**TASK DETAILS**
Please give back, word for word, only the lines starting at the one containing "Let G ~ G(165, p)" and ending at the one containing "Each edge of" within the material below.

START SOURCE MATERIAL

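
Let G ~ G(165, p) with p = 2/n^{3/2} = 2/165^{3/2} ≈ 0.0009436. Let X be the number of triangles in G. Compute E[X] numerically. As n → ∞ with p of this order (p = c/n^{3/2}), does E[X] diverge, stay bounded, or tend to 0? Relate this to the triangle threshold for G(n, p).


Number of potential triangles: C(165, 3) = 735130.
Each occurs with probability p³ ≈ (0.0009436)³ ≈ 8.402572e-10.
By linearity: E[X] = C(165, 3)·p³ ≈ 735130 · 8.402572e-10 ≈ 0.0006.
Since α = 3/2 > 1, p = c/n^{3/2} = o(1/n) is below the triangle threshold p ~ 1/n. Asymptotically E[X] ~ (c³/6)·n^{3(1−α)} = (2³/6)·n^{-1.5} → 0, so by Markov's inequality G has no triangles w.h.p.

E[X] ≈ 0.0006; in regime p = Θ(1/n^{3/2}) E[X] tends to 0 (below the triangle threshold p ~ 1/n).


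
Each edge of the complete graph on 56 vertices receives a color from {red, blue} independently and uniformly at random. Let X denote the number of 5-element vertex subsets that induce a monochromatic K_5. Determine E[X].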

END SOURCE MATERIAL
START SOURCE MATERIAL

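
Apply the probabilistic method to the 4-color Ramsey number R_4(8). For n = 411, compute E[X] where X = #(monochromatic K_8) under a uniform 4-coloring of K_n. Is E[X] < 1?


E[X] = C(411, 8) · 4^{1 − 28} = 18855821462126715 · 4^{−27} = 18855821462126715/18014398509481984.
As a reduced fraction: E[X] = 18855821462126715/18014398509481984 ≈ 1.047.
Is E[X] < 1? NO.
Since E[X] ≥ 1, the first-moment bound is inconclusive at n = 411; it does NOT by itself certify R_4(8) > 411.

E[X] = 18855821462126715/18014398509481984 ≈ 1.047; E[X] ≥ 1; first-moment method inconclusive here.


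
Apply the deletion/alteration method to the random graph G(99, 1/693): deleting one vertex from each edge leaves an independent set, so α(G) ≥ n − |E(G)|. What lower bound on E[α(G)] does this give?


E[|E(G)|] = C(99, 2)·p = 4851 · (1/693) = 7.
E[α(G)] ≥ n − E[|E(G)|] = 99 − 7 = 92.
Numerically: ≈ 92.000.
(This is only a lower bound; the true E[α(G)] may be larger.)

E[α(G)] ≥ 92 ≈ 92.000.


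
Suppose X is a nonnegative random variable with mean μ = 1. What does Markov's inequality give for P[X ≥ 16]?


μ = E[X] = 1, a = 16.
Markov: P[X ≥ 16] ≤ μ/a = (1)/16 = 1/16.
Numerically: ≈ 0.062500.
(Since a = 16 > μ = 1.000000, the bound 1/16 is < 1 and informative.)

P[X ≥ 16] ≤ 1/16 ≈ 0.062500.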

END SOURCE MATERIAL

**EXPECTED ANSWER**
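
Let G ~ G(165, p) with p = 2/n^{3/2} = 2/165^{3/2} ≈ 0.0009436. Let X be the number of triangles in G. Compute E[X] numerically. As n → ∞ with p of this order (p = c/n^{3/2}), does E[X] diverge, stay bounded, or tend to 0? Relate this to the triangle threshold for G(n, p).


Number of potential triangles: C(165, 3) = 735130.
Each occurs with probability p³ ≈ (0.0009436)³ ≈ 8.402572e-10.
By linearity: E[X] = C(165, 3)·p³ ≈ 735130 · 8.402572e-10 ≈ 0.0006.
Since α = 3/2 > 1, p = c/n^{3/2} = o(1/n) is below the triangle threshold p ~ 1/n. Asymptotically E[X] ~ (c³/6)·n^{3(1−α)} = (2³/6)·n^{-1.5} → 0, so by Markov's inequality G has no triangles w.h.p.

E[X] ≈ 0.0006; in regime p = Θ(1/n^{3/2}) E[X] tends to 0 (below the triangle threshold p ~ 1/n).


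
Each edge of the complete graph on 56 vertices receives a color from {red, blue} independently and uniformly at random. Let X denote the number of 5-element vertex subsets that induce a monochromatic K_5. Determine E[X].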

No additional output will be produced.